To do:
Lines below that hold the word "Consider" must be copied in full.

Material supplied:
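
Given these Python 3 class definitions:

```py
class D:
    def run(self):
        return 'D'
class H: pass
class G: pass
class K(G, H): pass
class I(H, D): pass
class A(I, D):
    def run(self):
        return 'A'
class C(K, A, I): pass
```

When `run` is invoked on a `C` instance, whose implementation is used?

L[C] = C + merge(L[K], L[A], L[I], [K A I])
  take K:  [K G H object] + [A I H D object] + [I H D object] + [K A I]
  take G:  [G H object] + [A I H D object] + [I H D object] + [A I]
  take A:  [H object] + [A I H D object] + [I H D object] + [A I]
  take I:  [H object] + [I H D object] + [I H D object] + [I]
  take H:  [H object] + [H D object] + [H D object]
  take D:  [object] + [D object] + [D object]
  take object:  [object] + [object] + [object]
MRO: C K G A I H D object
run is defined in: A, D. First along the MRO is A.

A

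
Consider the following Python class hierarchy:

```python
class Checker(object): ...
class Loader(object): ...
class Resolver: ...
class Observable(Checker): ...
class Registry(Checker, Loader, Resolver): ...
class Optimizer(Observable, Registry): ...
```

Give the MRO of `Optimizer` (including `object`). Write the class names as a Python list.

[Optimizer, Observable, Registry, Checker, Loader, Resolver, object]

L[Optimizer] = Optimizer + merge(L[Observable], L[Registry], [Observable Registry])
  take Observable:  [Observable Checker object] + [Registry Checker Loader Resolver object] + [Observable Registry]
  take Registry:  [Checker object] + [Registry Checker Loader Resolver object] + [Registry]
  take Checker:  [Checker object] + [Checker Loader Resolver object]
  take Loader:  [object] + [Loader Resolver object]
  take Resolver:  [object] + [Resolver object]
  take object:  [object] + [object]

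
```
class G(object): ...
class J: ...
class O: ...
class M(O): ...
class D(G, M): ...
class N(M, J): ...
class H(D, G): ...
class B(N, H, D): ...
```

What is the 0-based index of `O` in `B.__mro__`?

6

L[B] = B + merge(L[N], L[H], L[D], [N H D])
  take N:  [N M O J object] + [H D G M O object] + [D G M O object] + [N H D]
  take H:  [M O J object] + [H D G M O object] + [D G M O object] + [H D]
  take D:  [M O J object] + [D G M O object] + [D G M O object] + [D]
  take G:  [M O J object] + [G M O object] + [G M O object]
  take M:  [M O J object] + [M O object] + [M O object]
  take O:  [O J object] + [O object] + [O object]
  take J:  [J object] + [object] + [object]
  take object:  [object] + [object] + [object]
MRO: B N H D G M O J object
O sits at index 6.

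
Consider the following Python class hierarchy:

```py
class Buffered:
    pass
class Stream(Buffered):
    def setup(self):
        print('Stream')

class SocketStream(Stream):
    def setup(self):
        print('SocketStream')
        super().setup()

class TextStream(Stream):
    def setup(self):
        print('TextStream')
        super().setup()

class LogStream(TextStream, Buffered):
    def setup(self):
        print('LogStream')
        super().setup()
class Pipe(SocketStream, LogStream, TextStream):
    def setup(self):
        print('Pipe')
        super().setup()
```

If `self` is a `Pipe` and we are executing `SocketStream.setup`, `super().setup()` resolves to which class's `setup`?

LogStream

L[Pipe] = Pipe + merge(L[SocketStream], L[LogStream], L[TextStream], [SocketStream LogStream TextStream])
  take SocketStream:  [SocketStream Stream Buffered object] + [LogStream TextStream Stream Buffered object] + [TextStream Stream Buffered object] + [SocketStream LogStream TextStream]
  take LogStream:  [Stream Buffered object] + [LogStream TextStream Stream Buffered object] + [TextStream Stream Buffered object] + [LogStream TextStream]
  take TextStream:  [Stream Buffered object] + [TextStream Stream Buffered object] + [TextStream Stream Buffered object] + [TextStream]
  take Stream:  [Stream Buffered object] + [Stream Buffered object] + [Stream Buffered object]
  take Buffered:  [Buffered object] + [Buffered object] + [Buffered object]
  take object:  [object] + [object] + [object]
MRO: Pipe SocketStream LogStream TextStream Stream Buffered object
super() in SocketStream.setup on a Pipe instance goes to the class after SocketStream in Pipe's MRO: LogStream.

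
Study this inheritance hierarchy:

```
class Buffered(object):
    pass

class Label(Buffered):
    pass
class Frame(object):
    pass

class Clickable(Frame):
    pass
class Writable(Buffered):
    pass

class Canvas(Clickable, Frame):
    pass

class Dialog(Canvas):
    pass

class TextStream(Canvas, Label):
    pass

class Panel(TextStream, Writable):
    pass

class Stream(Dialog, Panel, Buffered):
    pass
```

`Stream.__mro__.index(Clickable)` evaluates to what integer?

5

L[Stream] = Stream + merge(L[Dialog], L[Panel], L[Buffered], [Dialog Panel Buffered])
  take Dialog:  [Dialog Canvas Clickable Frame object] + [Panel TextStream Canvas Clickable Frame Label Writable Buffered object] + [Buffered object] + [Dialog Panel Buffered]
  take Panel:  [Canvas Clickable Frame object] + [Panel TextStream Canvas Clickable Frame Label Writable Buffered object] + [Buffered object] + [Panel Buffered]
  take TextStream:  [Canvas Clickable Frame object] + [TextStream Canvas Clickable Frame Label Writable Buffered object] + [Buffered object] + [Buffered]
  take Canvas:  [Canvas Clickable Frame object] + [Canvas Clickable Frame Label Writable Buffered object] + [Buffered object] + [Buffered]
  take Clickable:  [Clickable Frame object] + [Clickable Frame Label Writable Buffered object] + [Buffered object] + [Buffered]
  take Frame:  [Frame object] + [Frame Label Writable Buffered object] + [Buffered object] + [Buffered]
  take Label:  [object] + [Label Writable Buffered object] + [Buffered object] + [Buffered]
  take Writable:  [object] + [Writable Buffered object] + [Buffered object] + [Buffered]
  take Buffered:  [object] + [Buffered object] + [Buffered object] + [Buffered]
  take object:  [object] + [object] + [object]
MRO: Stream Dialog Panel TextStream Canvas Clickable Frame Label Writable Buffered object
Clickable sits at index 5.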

...

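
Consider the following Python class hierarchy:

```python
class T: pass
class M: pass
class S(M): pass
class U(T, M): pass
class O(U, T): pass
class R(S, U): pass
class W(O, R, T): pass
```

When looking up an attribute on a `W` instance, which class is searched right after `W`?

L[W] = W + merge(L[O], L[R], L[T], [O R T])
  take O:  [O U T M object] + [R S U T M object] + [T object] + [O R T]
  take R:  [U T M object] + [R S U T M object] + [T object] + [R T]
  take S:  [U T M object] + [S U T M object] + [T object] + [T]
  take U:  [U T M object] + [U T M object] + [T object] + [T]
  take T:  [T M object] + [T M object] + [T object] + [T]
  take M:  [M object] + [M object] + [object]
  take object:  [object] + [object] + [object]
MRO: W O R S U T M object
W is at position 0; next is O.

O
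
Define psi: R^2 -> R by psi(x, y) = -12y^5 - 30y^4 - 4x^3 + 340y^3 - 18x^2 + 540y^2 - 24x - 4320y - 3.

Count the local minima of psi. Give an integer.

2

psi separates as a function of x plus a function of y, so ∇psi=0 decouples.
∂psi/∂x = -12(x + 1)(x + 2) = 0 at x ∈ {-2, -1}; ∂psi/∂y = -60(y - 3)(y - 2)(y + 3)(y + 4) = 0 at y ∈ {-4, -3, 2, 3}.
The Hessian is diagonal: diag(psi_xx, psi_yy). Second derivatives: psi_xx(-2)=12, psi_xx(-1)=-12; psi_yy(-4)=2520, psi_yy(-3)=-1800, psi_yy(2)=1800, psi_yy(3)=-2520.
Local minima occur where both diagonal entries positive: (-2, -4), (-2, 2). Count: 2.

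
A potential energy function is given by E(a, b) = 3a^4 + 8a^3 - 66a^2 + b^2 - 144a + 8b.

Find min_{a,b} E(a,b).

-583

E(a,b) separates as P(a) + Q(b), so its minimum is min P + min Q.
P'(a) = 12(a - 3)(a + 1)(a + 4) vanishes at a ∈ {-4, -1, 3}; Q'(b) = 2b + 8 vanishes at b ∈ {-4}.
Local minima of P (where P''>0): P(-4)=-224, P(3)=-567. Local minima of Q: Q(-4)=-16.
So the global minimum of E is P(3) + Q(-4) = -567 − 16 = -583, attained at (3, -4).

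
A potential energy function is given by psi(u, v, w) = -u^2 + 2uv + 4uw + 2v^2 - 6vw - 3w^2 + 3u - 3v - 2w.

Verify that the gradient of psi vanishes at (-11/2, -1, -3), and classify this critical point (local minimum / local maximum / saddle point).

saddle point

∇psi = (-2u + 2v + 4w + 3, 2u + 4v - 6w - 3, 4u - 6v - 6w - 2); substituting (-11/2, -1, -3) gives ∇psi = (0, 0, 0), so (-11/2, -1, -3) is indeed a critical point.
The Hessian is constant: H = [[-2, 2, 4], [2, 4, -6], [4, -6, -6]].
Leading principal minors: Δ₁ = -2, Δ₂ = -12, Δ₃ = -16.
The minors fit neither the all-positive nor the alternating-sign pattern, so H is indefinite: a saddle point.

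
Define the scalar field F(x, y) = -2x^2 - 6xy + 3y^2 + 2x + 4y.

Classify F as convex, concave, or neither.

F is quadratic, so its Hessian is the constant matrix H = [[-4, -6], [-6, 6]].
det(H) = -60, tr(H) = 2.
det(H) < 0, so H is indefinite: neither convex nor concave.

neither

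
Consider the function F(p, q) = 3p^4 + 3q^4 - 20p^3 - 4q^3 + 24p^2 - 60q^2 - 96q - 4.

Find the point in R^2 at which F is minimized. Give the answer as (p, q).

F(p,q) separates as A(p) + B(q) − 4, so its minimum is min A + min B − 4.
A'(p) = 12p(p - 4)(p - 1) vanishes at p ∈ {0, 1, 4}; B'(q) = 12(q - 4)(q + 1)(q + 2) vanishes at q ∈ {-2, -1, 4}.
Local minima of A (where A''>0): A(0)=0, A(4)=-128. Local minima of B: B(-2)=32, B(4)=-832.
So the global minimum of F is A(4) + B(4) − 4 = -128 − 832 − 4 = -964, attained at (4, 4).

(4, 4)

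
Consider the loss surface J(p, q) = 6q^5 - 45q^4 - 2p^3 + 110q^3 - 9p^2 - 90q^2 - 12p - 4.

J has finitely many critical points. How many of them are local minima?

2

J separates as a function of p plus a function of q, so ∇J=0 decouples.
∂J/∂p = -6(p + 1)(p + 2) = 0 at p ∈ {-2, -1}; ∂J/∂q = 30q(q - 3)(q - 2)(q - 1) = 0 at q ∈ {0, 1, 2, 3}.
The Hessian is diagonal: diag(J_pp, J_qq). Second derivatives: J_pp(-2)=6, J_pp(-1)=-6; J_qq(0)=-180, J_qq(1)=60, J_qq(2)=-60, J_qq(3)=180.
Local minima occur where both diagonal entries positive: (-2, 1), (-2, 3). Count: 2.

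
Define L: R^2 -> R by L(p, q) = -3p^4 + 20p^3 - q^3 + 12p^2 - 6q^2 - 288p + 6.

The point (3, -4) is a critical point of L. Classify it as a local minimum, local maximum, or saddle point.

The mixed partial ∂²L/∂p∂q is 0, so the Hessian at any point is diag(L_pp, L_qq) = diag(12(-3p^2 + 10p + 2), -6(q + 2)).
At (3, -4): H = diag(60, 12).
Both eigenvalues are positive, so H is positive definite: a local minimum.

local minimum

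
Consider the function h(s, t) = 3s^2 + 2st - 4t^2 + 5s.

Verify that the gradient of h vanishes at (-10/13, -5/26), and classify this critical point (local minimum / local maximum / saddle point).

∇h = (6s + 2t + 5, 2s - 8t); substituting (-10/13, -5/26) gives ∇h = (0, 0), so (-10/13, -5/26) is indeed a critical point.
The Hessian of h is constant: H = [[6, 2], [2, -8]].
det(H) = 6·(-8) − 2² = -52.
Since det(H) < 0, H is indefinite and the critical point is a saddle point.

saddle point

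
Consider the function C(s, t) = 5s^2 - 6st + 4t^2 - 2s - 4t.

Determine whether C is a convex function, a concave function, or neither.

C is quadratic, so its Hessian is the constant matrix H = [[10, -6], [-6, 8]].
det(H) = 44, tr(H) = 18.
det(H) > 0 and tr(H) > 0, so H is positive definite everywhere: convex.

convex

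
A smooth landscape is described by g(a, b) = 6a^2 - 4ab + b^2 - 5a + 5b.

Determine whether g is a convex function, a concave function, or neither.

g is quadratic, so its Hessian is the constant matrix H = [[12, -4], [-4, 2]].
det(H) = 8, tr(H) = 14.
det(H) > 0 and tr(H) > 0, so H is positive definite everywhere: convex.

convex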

---

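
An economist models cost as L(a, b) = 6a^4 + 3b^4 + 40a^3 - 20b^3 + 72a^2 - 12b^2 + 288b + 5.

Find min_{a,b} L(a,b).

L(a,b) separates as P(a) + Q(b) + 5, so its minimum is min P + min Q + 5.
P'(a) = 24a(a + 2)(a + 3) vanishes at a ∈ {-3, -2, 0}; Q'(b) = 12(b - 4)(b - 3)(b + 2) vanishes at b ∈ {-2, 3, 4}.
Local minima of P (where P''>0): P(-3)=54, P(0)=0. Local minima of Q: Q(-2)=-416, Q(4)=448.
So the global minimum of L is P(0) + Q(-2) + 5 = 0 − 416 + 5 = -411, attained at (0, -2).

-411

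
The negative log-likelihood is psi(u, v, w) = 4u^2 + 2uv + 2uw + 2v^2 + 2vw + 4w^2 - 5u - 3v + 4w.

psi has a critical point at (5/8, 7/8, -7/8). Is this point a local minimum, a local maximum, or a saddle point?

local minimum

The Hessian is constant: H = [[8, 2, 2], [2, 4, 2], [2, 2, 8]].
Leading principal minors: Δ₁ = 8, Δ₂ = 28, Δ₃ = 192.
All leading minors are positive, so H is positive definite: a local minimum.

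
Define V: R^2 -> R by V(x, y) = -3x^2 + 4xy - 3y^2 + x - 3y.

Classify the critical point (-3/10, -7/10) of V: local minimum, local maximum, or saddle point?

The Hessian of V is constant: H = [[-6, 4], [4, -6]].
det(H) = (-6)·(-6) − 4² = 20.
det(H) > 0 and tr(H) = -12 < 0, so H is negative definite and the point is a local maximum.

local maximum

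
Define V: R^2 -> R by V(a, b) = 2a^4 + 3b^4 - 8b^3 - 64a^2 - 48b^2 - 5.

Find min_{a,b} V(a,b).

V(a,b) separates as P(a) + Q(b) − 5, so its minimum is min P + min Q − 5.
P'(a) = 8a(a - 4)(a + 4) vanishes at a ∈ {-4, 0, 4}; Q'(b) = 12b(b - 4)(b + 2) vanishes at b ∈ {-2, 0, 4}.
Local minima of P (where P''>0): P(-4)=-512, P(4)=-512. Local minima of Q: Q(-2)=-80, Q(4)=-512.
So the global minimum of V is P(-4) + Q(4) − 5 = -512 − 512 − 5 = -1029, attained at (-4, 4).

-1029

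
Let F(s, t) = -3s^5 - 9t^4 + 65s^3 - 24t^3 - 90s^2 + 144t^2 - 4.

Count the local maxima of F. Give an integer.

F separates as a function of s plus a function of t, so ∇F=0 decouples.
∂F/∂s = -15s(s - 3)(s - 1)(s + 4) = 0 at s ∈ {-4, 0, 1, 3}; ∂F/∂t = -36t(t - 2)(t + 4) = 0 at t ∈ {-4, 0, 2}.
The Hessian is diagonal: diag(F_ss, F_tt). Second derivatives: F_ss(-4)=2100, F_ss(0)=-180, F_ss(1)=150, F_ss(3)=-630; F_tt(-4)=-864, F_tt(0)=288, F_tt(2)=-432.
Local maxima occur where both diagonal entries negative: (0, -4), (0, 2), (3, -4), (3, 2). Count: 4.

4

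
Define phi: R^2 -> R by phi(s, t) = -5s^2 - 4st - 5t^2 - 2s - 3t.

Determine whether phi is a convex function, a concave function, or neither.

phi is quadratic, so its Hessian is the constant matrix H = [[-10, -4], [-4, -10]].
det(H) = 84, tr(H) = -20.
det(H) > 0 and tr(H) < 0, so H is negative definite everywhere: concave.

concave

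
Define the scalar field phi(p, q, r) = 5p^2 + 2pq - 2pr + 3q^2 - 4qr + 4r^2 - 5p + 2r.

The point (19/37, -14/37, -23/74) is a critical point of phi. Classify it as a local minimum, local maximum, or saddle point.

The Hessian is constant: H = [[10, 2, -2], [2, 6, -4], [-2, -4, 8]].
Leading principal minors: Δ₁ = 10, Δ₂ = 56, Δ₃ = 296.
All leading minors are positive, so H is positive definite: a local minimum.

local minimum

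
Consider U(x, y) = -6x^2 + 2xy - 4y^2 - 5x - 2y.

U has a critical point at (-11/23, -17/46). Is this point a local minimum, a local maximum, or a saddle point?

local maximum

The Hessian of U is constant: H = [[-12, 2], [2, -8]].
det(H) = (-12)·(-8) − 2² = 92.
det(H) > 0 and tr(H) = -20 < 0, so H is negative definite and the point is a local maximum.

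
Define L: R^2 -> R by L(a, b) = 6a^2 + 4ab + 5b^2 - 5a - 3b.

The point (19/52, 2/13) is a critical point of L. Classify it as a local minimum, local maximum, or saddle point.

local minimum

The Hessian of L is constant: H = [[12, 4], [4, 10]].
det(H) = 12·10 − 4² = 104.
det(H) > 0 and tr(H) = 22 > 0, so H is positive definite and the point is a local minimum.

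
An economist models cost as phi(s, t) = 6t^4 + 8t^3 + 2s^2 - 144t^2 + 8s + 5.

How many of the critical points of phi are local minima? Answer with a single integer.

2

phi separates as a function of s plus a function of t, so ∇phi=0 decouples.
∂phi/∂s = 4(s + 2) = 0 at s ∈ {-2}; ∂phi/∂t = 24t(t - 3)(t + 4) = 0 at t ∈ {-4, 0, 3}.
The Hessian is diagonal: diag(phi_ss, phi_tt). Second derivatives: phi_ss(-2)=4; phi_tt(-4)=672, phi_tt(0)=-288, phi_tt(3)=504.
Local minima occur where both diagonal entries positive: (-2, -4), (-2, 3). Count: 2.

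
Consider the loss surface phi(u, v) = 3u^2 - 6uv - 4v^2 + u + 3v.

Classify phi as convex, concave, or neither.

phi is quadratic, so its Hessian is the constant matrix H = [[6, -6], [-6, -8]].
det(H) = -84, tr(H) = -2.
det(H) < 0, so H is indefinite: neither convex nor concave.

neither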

Task response:
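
Consider the following Python class hierarchy:
Consider the following Python class hierarchy:
Consider the following Python class hierarchy:
Consider the function F(p, q) = 3p^4 + 3q^4 - 20p^3 - 4q^3 + 24p^2 - 60q^2 - 96q - 4.
Consider the loss surface J(p, q) = 6q^5 - 45q^4 - 2p^3 + 110q^3 - 9p^2 - 90q^2 - 12p - 4.
Consider the function h(s, t) = 3s^2 + 2st - 4t^2 + 5s.
Consider the function C(s, t) = 5s^2 - 6st + 4t^2 - 2s - 4t.
Consider U(x, y) = -6x^2 + 2xy - 4y^2 - 5x - 2y.
Consider the loss surface phi(u, v) = 3u^2 - 6uv - 4v^2 + u + 3v.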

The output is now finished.